● Problem: Set down, exactly and in full, the line holding "Calculate the ejection" and all the lines after it until the listing ends, and nothing else.

● Task inputs:
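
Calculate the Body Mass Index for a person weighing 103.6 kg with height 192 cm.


BMI = weight / height^2
height = 192 cm = 1.92 m
BMI = 103.6 / 1.92^2
BMI = 28.1 kg/m^2


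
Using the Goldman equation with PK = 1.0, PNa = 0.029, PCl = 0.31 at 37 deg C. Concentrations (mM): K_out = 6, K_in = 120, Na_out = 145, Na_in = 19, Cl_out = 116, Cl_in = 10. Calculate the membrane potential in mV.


Vm = (RT/F)*ln((PK*Ko + PNa*Nao + PCl*Cli)/(PK*Ki + PNa*Nai + PCl*Clo))
Numer = 13.305, Denom = 156.511
Vm = -65.88 mV


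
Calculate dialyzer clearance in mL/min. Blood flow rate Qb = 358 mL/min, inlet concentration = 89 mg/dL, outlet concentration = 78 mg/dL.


K = Qb * (Cb_in - Cb_out) / Cb_in
K = 358 * (89 - 78) / 89
K = 44.25 mL/min


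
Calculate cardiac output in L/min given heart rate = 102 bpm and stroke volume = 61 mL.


CO = HR * SV
CO = 102 * 61 / 1000
CO = 6.222 L/min


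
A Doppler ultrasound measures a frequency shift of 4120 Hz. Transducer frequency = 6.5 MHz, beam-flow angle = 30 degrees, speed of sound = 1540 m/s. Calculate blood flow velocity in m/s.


v = fd * c / (2 * f0 * cos(theta))
v = 4120 * 1540 / (2 * 6.5000e+06 * cos(30))
v = 0.5636 m/s


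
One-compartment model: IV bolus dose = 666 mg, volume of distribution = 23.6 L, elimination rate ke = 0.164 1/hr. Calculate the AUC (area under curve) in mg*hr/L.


C0 = Dose/Vd = 666/23.6 = 28.2203 mg/L
AUC = C0/ke = 28.2203/0.164
AUC = 172.1 mg*hr/L


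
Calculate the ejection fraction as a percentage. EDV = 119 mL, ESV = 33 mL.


SV = EDV - ESV = 119 - 33 = 86 mL
EF = SV/EDV * 100 = 86/119 * 100
EF = 72.27%


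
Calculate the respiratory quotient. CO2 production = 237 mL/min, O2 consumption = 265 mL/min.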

● Task answer:
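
Calculate the ejection fraction as a percentage. EDV = 119 mL, ESV = 33 mL.


SV = EDV - ESV = 119 - 33 = 86 mL
EF = SV/EDV * 100 = 86/119 * 100
EF = 72.27%


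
Calculate the respiratory quotient. CO2 production = 237 mL/min, O2 consumption = 265 mL/min.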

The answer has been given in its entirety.